Every line of the data, first to last, must be written out unchanged.

[Collected data entries]
##########

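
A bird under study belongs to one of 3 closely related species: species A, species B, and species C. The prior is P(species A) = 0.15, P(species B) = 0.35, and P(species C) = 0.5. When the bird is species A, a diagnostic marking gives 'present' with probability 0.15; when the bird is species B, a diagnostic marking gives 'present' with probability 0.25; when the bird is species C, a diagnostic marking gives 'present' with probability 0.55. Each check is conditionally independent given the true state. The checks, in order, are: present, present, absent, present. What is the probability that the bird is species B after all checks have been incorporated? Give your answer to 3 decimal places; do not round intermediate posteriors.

Each posterior becomes the prior for the next update.
After 'present': normaliser = 0.15·0.1500 + 0.25·0.3500 + 0.55·0.5000; P(species A) ≈ 0.0584, P(species B) ≈ 0.2273, P(species C) ≈ 0.7143
After 'present': normaliser = 0.15·0.0584 + 0.25·0.2273 + 0.55·0.7143; P(species A) ≈ 0.0191, P(species B) ≈ 0.1239, P(species C) ≈ 0.8569
After 'absent': normaliser = 0.85·0.0191 + 0.75·0.1239 + 0.45·0.8569; P(species A) ≈ 0.0328, P(species B) ≈ 0.1878, P(species C) ≈ 0.7793
After 'present': normaliser = 0.15·0.0328 + 0.25·0.1878 + 0.55·0.7793; P(species A) ≈ 0.0103, P(species B) ≈ 0.0977, P(species C) ≈ 0.8920

0.098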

##########

**TASK RESPONSE:**
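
A bird under study belongs to one of 3 closely related species: species A, species B, and species C. The prior is P(species A) = 0.15, P(species B) = 0.35, and P(species C) = 0.5. When the bird is species A, a diagnostic marking gives 'present' with probability 0.15; when the bird is species B, a diagnostic marking gives 'present' with probability 0.25; when the bird is species C, a diagnostic marking gives 'present' with probability 0.55. Each check is conditionally independent given the true state. The checks, in order, are: present, present, absent, present. What is the probability that the bird is species B after all checks have been incorporated? Give your answer to 3 decimal places; do not round intermediate posteriors.

Each posterior becomes the prior for the next update.
After 'present': normaliser = 0.15·0.1500 + 0.25·0.3500 + 0.55·0.5000; P(species A) ≈ 0.0584, P(species B) ≈ 0.2273, P(species C) ≈ 0.7143
After 'present': normaliser = 0.15·0.0584 + 0.25·0.2273 + 0.55·0.7143; P(species A) ≈ 0.0191, P(species B) ≈ 0.1239, P(species C) ≈ 0.8569
After 'absent': normaliser = 0.85·0.0191 + 0.75·0.1239 + 0.45·0.8569; P(species A) ≈ 0.0328, P(species B) ≈ 0.1878, P(species C) ≈ 0.7793
After 'present': normaliser = 0.15·0.0328 + 0.25·0.1878 + 0.55·0.7793; P(species A) ≈ 0.0103, P(species B) ≈ 0.0977, P(species C) ≈ 0.8920

0.098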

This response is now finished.